## Information shown
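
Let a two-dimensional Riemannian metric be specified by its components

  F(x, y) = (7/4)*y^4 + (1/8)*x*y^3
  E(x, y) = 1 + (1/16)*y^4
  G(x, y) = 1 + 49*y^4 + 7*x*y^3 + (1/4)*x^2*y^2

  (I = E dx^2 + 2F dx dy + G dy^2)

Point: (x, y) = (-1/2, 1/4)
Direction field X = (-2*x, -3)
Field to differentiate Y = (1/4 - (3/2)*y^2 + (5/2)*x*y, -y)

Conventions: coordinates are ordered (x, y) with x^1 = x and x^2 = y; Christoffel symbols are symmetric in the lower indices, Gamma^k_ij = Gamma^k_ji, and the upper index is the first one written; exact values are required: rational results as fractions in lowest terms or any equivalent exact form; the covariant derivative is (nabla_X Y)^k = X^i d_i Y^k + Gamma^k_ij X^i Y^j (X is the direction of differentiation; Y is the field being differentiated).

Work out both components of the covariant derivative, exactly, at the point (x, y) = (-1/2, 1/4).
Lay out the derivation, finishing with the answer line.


E = 4097/4096, F = 3/512, G = 73/64 at the point
E_x = 0, E_y = 1/256, F_x = 1/512, F_y = 25/256, G_x = 3/32, G_y = 39/16
EG - F^2 = 4673/4096;  g^inv = (4096/4673) * [[73/64, -3/512], [-3/512, 4097/4096]]
first-kind symbols [ij,l] = (1/2)(d_i g_jl + d_j g_il - d_l g_ij): [xx,x] = E_x/2 = 0, [xx,y] = F_x - E_y/2 = 0, [xy,x] = E_y/2 = 1/512, [xy,y] = G_x/2 = 3/64, [yy,x] = F_y - G_x/2 = 13/256, [yy,y] = G_y/2 = 39/32
Gamma^x_ij = (G*[ij,x] - F*[ij,y])/(EG - F^2), Gamma^y_ij = (E*[ij,y] - F*[ij,x])/(EG - F^2)
Gamma_xxx = 0, Gamma_xxy = 8/4673, Gamma_xyy = 208/4673, Gamma_yxx = 0, Gamma_yxy = 192/4673, Gamma_yyy = 4992/4673
X = (1, -3), Y = (-5/32, -1/4) at the point

Answer: (nabla_X Y)^x = 248931/37384, (nabla_X Y)^y = 17805/4673


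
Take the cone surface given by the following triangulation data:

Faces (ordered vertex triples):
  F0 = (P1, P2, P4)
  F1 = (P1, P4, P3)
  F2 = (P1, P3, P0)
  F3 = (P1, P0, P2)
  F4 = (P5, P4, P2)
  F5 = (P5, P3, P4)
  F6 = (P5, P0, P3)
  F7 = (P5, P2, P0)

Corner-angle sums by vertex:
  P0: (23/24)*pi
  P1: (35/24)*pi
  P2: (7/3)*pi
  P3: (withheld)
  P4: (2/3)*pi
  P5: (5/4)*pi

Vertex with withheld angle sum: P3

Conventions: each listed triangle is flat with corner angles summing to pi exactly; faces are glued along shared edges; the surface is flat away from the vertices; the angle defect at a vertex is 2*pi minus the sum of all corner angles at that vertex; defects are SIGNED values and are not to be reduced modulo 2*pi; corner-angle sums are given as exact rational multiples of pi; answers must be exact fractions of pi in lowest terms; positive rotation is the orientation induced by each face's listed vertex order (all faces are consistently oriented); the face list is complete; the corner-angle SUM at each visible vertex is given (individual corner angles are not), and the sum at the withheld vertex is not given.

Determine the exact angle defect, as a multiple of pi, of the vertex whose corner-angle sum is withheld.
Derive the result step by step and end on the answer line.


V = 6, E = 12, F = 8; chi = V - E + F = 2
Gauss-Bonnet: total defect = 2*pi*chi = 4*pi; visible defects sum to (10/3)*pi

Answer: defect(P3) = (2/3)*pi


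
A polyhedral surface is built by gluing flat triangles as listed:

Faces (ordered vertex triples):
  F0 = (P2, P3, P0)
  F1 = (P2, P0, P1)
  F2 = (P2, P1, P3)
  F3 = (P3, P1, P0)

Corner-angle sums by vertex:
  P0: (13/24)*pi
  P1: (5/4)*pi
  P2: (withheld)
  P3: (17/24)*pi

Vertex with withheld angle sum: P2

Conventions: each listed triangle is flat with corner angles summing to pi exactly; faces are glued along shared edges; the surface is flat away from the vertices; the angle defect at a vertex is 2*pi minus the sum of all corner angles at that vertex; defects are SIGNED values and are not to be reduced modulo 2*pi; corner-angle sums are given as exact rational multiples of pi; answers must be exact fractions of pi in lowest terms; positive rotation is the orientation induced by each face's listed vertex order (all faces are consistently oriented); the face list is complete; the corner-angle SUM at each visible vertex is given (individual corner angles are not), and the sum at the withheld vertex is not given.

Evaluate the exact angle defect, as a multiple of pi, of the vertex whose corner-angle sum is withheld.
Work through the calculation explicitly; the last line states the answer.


V = 4, E = 6, F = 4; chi = V - E + F = 2
Gauss-Bonnet: total defect = 2*pi*chi = 4*pi; visible defects sum to (7/2)*pi

Answer: defect(P2) = pi/2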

## Problem statement
In the answer, each entry from the listing must be transcribed exactly.

## Response area
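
Let a two-dimensional Riemannian metric be specified by its components

  F(x, y) = (7/4)*y^4 + (1/8)*x*y^3
  E(x, y) = 1 + (1/16)*y^4
  G(x, y) = 1 + 49*y^4 + 7*x*y^3 + (1/4)*x^2*y^2

  (I = E dx^2 + 2F dx dy + G dy^2)

Point: (x, y) = (-1/2, 1/4)
Direction field X = (-2*x, -3)
Field to differentiate Y = (1/4 - (3/2)*y^2 + (5/2)*x*y, -y)

Conventions: coordinates are ordered (x, y) with x^1 = x and x^2 = y; Christoffel symbols are symmetric in the lower indices, Gamma^k_ij = Gamma^k_ji, and the upper index is the first one written; exact values are required: rational results as fractions in lowest terms or any equivalent exact form; the covariant derivative is (nabla_X Y)^k = X^i d_i Y^k + Gamma^k_ij X^i Y^j (X is the direction of differentiation; Y is the field being differentiated).

Work out both components of the covariant derivative, exactly, at the point (x, y) = (-1/2, 1/4).
Lay out the derivation, finishing with the answer line.


E = 4097/4096, F = 3/512, G = 73/64 at the point
E_x = 0, E_y = 1/256, F_x = 1/512, F_y = 25/256, G_x = 3/32, G_y = 39/16
EG - F^2 = 4673/4096;  g^inv = (4096/4673) * [[73/64, -3/512], [-3/512, 4097/4096]]
first-kind symbols [ij,l] = (1/2)(d_i g_jl + d_j g_il - d_l g_ij): [xx,x] = E_x/2 = 0, [xx,y] = F_x - E_y/2 = 0, [xy,x] = E_y/2 = 1/512, [xy,y] = G_x/2 = 3/64, [yy,x] = F_y - G_x/2 = 13/256, [yy,y] = G_y/2 = 39/32
Gamma^x_ij = (G*[ij,x] - F*[ij,y])/(EG - F^2), Gamma^y_ij = (E*[ij,y] - F*[ij,x])/(EG - F^2)
Gamma_xxx = 0, Gamma_xxy = 8/4673, Gamma_xyy = 208/4673, Gamma_yxx = 0, Gamma_yxy = 192/4673, Gamma_yyy = 4992/4673
X = (1, -3), Y = (-5/32, -1/4) at the point

Answer: (nabla_X Y)^x = 248931/37384, (nabla_X Y)^y = 17805/4673


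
Take the cone surface given by the following triangulation data:

Faces (ordered vertex triples):
  F0 = (P1, P2, P4)
  F1 = (P1, P4, P3)
  F2 = (P1, P3, P0)
  F3 = (P1, P0, P2)
  F4 = (P5, P4, P2)
  F5 = (P5, P3, P4)
  F6 = (P5, P0, P3)
  F7 = (P5, P2, P0)

Corner-angle sums by vertex:
  P0: (23/24)*pi
  P1: (35/24)*pi
  P2: (7/3)*pi
  P3: (withheld)
  P4: (2/3)*pi
  P5: (5/4)*pi

Vertex with withheld angle sum: P3

Conventions: each listed triangle is flat with corner angles summing to pi exactly; faces are glued along shared edges; the surface is flat away from the vertices; the angle defect at a vertex is 2*pi minus the sum of all corner angles at that vertex; defects are SIGNED values and are not to be reduced modulo 2*pi; corner-angle sums are given as exact rational multiples of pi; answers must be exact fractions of pi in lowest terms; positive rotation is the orientation induced by each face's listed vertex order (all faces are consistently oriented); the face list is complete; the corner-angle SUM at each visible vertex is given (individual corner angles are not), and the sum at the withheld vertex is not given.

Determine the exact angle defect, as a multiple of pi, of the vertex whose corner-angle sum is withheld.
Derive the result step by step and end on the answer line.


V = 6, E = 12, F = 8; chi = V - E + F = 2
Gauss-Bonnet: total defect = 2*pi*chi = 4*pi; visible defects sum to (10/3)*pi

Answer: defect(P3) = (2/3)*pi


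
A polyhedral surface is built by gluing flat triangles as listed:

Faces (ordered vertex triples):
  F0 = (P2, P3, P0)
  F1 = (P2, P0, P1)
  F2 = (P2, P1, P3)
  F3 = (P3, P1, P0)

Corner-angle sums by vertex:
  P0: (13/24)*pi
  P1: (5/4)*pi
  P2: (withheld)
  P3: (17/24)*pi

Vertex with withheld angle sum: P2

Conventions: each listed triangle is flat with corner angles summing to pi exactly; faces are glued along shared edges; the surface is flat away from the vertices; the angle defect at a vertex is 2*pi minus the sum of all corner angles at that vertex; defects are SIGNED values and are not to be reduced modulo 2*pi; corner-angle sums are given as exact rational multiples of pi; answers must be exact fractions of pi in lowest terms; positive rotation is the orientation induced by each face's listed vertex order (all faces are consistently oriented); the face list is complete; the corner-angle SUM at each visible vertex is given (individual corner angles are not), and the sum at the withheld vertex is not given.

Evaluate the exact angle defect, as a multiple of pi, of the vertex whose corner-angle sum is withheld.
Work through the calculation explicitly; the last line states the answer.


V = 4, E = 6, F = 4; chi = V - E + F = 2
Gauss-Bonnet: total defect = 2*pi*chi = 4*pi; visible defects sum to (7/2)*pi

Answer: defect(P2) = pi/2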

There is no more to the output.